§ **The task**
In the entries that follow, the lines from the one with "For what x does 4x" through the one with "Compute the modular" are the ones to write out, exactly and with both ends included. Nothing else should appear.

Recorded data
++++

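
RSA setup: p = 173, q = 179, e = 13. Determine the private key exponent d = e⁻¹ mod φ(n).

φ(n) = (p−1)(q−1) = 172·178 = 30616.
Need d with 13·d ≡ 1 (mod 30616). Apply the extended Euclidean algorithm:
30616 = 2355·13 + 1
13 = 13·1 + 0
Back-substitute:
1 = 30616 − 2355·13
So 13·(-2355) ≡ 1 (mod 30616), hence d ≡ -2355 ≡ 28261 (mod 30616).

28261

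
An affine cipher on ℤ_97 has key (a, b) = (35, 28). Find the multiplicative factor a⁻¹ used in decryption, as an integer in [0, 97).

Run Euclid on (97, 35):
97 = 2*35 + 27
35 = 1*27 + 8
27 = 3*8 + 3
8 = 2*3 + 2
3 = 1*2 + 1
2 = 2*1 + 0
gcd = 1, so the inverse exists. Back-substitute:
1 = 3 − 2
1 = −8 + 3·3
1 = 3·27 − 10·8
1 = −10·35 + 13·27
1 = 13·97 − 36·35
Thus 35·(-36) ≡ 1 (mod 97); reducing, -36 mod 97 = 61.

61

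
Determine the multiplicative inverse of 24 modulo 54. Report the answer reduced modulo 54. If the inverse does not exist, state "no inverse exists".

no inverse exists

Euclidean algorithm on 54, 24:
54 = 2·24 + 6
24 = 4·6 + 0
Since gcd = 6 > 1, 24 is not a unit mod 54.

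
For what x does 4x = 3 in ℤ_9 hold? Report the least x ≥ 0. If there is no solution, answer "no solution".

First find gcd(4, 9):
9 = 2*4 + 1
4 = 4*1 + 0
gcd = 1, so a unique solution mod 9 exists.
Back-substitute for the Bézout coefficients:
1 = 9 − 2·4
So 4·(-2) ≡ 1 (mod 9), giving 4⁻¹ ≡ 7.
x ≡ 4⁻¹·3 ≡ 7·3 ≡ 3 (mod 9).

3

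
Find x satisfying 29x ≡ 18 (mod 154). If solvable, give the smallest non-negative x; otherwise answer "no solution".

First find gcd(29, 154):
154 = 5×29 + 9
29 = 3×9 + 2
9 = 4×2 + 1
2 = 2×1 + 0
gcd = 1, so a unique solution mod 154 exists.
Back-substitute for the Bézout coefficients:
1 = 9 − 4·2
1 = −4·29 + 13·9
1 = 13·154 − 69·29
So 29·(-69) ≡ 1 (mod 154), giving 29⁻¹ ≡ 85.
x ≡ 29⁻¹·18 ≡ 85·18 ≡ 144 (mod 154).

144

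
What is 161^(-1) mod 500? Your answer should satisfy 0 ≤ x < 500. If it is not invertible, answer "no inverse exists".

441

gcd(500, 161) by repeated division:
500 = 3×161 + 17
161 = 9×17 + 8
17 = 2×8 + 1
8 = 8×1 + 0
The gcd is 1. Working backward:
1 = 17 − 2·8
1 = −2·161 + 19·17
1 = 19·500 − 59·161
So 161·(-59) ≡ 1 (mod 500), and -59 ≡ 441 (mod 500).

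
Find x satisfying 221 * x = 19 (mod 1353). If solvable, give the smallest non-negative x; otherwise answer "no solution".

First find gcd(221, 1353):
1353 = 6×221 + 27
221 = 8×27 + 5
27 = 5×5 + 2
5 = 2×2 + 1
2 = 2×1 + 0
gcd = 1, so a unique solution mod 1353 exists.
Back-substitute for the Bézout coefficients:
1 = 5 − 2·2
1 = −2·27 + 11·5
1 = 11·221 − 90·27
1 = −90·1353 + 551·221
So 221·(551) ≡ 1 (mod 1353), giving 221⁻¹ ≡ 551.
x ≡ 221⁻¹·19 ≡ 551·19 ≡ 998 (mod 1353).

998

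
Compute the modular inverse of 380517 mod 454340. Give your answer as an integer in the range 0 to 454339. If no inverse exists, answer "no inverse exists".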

++++

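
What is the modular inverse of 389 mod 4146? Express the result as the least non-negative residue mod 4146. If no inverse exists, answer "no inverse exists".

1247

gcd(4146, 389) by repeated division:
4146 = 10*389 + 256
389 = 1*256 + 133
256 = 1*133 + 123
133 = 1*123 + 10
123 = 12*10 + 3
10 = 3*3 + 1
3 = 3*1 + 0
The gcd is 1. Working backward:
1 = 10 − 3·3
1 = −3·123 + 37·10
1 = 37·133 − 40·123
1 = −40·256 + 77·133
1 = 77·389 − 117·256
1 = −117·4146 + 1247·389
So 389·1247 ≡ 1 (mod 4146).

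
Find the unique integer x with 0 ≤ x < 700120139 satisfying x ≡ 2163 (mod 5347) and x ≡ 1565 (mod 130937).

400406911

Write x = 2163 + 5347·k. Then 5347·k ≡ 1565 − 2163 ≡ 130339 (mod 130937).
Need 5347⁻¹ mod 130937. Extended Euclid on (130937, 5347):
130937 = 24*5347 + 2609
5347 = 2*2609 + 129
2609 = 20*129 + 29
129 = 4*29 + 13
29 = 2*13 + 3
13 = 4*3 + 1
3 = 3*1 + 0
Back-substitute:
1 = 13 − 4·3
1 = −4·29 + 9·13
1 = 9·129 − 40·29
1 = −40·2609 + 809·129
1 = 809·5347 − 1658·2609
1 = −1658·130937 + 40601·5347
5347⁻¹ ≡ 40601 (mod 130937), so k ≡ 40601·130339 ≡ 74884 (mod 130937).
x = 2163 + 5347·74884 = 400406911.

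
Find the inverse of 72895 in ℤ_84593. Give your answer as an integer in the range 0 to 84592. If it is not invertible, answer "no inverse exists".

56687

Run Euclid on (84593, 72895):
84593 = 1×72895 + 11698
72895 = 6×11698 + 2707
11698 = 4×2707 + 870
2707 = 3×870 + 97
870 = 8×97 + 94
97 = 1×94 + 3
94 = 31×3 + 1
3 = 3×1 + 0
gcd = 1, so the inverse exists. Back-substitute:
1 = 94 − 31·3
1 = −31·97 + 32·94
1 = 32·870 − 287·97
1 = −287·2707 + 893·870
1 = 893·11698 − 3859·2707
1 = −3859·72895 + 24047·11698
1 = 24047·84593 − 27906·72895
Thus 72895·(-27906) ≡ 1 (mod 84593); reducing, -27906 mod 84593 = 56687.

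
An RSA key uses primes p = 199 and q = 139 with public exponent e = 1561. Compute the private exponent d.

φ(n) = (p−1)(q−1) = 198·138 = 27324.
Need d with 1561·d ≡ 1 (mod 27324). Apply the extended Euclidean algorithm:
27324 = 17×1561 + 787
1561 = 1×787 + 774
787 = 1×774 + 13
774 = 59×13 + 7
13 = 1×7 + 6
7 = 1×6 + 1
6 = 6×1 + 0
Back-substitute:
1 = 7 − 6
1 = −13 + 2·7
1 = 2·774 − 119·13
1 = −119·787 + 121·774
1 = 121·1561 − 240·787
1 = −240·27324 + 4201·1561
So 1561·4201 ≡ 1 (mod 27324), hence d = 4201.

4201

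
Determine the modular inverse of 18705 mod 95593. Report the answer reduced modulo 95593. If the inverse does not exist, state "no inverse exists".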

++++

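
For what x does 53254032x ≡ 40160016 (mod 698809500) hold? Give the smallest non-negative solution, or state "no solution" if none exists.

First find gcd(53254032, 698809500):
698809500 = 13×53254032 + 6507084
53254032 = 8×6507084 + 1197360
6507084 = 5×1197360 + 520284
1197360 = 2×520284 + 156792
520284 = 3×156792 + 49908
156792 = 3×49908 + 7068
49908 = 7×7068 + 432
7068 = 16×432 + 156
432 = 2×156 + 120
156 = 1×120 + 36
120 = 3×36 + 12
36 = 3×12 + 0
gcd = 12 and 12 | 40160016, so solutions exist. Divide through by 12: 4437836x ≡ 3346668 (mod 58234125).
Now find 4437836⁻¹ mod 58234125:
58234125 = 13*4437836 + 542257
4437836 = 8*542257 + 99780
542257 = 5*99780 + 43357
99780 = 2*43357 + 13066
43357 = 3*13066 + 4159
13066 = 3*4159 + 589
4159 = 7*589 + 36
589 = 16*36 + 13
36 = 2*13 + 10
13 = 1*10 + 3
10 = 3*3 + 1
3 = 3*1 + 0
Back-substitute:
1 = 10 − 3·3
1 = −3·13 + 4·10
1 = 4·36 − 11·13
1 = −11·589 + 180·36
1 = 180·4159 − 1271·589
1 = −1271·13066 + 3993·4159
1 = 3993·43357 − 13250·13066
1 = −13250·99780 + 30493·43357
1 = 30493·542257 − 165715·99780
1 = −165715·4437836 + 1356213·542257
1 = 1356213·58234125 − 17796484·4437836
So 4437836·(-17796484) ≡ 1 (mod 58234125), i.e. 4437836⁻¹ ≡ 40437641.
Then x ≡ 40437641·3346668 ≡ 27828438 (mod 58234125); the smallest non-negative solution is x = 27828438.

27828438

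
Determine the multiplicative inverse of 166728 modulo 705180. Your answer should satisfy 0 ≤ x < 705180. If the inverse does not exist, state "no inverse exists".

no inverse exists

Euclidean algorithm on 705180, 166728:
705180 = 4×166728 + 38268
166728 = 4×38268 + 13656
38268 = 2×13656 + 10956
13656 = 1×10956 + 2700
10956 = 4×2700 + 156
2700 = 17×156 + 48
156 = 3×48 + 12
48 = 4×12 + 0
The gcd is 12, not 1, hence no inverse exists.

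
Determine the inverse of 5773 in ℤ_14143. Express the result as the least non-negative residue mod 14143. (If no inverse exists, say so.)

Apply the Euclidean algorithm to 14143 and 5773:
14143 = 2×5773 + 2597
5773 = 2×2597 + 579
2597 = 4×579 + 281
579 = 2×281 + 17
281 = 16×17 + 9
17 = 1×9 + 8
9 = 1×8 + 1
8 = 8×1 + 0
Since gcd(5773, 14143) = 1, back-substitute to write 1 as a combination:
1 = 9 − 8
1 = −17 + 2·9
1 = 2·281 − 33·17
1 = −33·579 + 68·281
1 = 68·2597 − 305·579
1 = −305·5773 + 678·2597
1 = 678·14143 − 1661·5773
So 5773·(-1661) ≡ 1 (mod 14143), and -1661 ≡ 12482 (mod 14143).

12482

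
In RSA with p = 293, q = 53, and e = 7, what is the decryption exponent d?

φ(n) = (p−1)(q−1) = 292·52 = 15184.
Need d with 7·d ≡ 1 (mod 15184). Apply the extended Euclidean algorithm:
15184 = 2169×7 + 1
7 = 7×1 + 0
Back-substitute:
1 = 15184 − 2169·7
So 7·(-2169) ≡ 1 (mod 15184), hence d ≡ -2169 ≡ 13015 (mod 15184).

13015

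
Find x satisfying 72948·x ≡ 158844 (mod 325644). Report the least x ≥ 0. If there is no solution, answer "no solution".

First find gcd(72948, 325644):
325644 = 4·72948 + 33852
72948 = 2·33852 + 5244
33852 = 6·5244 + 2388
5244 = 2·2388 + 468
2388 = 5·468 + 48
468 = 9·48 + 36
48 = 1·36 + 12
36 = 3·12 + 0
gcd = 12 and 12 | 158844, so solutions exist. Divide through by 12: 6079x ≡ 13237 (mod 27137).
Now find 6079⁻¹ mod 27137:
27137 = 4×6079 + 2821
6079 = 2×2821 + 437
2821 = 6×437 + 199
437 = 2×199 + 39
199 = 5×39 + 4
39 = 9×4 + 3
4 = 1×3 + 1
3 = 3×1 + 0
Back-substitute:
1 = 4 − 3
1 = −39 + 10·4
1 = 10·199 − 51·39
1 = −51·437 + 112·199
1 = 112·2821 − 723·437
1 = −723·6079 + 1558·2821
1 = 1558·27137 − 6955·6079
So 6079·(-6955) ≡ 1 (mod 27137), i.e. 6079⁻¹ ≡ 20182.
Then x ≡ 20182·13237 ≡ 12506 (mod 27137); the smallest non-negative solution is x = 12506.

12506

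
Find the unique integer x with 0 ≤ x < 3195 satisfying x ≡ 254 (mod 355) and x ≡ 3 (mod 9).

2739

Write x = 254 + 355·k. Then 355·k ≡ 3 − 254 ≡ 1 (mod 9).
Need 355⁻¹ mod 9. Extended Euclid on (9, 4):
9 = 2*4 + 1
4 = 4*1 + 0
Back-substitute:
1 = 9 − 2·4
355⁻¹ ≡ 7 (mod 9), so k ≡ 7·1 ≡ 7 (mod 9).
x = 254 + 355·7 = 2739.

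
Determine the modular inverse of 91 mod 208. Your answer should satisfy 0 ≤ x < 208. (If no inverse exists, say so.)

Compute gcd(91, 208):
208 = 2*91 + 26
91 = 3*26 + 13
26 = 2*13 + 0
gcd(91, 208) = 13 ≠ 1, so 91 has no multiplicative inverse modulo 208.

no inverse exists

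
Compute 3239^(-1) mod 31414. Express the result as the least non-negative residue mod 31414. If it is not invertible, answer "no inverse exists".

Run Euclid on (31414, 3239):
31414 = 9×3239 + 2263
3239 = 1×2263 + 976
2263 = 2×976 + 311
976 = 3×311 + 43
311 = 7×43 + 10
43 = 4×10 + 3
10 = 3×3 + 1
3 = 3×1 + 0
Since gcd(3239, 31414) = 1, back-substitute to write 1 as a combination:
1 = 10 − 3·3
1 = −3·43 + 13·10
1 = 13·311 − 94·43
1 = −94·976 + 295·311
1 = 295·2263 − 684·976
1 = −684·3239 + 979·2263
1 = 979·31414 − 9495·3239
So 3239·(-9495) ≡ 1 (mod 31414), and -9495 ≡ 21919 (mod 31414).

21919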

++++

§ **Result for this task**
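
For what x does 4x = 3 in ℤ_9 hold? Report the least x ≥ 0. If there is no solution, answer "no solution".

First find gcd(4, 9):
9 = 2*4 + 1
4 = 4*1 + 0
gcd = 1, so a unique solution mod 9 exists.
Back-substitute for the Bézout coefficients:
1 = 9 − 2·4
So 4·(-2) ≡ 1 (mod 9), giving 4⁻¹ ≡ 7.
x ≡ 4⁻¹·3 ≡ 7·3 ≡ 3 (mod 9).

3

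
Find x satisfying 29x ≡ 18 (mod 154). If solvable, give the smallest non-negative x; otherwise answer "no solution".

First find gcd(29, 154):
154 = 5×29 + 9
29 = 3×9 + 2
9 = 4×2 + 1
2 = 2×1 + 0
gcd = 1, so a unique solution mod 154 exists.
Back-substitute for the Bézout coefficients:
1 = 9 − 4·2
1 = −4·29 + 13·9
1 = 13·154 − 69·29
So 29·(-69) ≡ 1 (mod 154), giving 29⁻¹ ≡ 85.
x ≡ 29⁻¹·18 ≡ 85·18 ≡ 144 (mod 154).

144

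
What is 161^(-1) mod 500? Your answer should satisfy 0 ≤ x < 500. If it is not invertible, answer "no inverse exists".

441

gcd(500, 161) by repeated division:
500 = 3×161 + 17
161 = 9×17 + 8
17 = 2×8 + 1
8 = 8×1 + 0
The gcd is 1. Working backward:
1 = 17 − 2·8
1 = −2·161 + 19·17
1 = 19·500 − 59·161
So 161·(-59) ≡ 1 (mod 500), and -59 ≡ 441 (mod 500).

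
Find x satisfying 221 * x = 19 (mod 1353). If solvable, give the smallest non-negative x; otherwise answer "no solution".

First find gcd(221, 1353):
1353 = 6×221 + 27
221 = 8×27 + 5
27 = 5×5 + 2
5 = 2×2 + 1
2 = 2×1 + 0
gcd = 1, so a unique solution mod 1353 exists.
Back-substitute for the Bézout coefficients:
1 = 5 − 2·2
1 = −2·27 + 11·5
1 = 11·221 − 90·27
1 = −90·1353 + 551·221
So 221·(551) ≡ 1 (mod 1353), giving 221⁻¹ ≡ 551.
x ≡ 221⁻¹·19 ≡ 551·19 ≡ 998 (mod 1353).

998

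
Compute the modular inverse of 380517 mod 454340. Give your answer as an integer in the range 0 to 454339. If no inverse exists, answer "no inverse exists".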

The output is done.